_What needs to be done_: From the records, return each line that has the word "planner" in it.

(Saved data entries)
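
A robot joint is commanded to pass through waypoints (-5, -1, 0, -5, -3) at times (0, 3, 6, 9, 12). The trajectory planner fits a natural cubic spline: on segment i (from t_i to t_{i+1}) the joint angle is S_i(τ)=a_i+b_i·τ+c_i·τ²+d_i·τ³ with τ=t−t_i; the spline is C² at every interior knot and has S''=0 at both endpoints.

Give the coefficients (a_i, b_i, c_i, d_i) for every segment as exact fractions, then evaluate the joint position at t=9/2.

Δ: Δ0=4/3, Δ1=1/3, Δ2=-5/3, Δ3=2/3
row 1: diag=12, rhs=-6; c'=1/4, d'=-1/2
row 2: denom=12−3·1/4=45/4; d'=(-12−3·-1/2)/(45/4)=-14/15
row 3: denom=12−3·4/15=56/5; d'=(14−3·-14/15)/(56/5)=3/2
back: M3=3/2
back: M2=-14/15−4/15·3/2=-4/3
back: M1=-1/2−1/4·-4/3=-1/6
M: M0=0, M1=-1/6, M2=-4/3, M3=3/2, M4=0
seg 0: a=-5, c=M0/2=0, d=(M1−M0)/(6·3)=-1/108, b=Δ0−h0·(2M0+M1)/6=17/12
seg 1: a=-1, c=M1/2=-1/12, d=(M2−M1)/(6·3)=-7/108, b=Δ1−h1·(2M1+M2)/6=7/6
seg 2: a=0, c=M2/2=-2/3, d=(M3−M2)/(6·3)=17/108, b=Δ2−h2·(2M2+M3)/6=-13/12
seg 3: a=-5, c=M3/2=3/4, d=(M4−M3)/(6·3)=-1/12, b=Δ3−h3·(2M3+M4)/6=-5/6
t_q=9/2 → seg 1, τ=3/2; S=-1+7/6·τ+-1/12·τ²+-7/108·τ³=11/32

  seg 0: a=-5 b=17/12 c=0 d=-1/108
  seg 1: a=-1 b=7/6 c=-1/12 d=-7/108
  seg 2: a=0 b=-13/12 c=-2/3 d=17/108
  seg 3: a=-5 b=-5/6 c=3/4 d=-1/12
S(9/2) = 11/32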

--

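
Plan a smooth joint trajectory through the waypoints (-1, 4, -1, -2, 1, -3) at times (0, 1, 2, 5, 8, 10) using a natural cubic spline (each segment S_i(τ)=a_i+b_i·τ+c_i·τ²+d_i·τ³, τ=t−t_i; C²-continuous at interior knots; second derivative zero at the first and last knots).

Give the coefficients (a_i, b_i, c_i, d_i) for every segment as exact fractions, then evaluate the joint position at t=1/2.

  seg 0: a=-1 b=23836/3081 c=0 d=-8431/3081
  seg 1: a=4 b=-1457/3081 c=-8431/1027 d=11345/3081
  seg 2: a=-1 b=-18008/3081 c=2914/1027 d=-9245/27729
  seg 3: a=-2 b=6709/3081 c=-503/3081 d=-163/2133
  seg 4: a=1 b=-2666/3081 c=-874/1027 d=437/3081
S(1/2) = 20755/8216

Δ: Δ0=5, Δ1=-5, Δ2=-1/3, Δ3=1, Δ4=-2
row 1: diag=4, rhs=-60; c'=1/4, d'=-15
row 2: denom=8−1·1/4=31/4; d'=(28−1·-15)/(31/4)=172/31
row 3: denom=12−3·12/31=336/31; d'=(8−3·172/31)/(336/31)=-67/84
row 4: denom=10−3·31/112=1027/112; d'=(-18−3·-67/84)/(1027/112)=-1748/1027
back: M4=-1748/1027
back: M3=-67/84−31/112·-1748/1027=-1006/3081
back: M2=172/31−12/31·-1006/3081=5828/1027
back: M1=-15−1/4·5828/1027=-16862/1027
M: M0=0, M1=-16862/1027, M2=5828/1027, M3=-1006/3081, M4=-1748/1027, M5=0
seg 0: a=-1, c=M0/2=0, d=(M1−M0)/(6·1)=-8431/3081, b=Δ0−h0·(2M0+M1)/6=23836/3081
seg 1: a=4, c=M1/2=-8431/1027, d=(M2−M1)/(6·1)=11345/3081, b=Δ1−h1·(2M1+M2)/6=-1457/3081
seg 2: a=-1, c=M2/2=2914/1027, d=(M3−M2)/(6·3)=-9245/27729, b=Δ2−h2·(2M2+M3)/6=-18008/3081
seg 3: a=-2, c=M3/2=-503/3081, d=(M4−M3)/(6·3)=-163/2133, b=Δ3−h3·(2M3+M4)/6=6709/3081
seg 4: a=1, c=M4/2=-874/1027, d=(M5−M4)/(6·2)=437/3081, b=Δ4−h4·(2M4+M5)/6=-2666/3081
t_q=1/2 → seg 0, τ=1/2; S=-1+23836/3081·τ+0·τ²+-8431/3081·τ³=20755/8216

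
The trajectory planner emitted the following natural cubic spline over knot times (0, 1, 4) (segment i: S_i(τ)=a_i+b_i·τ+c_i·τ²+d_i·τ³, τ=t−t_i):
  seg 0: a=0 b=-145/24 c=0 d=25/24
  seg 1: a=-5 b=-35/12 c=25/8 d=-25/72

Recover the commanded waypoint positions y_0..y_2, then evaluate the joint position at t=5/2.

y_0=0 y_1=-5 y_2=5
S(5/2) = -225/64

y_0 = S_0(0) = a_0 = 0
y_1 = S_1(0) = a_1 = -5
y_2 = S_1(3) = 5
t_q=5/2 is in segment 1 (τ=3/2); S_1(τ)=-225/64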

_Answer box_:
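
A robot joint is commanded to pass through waypoints (-5, -1, 0, -5, -3) at times (0, 3, 6, 9, 12). The trajectory planner fits a natural cubic spline: on segment i (from t_i to t_{i+1}) the joint angle is S_i(τ)=a_i+b_i·τ+c_i·τ²+d_i·τ³ with τ=t−t_i; the spline is C² at every interior knot and has S''=0 at both endpoints.
The trajectory planner emitted the following natural cubic spline over knot times (0, 1, 4) (segment i: S_i(τ)=a_i+b_i·τ+c_i·τ²+d_i·τ³, τ=t−t_i):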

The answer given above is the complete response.